PROBLEM STATEMENT:
Exactly the lines from the one containing "Apply the following" through the end of the data below are to be reproduced, and nothing besides them.

Saved entries

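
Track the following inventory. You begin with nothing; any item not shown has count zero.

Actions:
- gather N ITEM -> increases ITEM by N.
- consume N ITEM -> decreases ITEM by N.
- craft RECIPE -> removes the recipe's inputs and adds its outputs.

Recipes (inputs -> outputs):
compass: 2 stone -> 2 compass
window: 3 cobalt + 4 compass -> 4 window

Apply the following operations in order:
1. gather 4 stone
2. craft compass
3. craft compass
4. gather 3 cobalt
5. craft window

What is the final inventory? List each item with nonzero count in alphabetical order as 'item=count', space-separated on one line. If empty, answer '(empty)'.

Answer: window=4

Derivation:
After 1 (gather 4 stone): stone=4
After 2 (craft compass): compass=2 stone=2
After 3 (craft compass): compass=4
After 4 (gather 3 cobalt): cobalt=3 compass=4
After 5 (craft window): window=4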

EXPECTED ANSWER:
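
Apply the following operations in order:
1. gather 4 stone
2. craft compass
3. craft compass
4. gather 3 cobalt
5. craft window

What is the final inventory? List each item with nonzero count in alphabetical order as 'item=count', space-separated on one line. If empty, answer '(empty)'.

Answer: window=4

Derivation:
After 1 (gather 4 stone): stone=4
After 2 (craft compass): compass=2 stone=2
After 3 (craft compass): compass=4
After 4 (gather 3 cobalt): cobalt=3 compass=4
After 5 (craft window): window=4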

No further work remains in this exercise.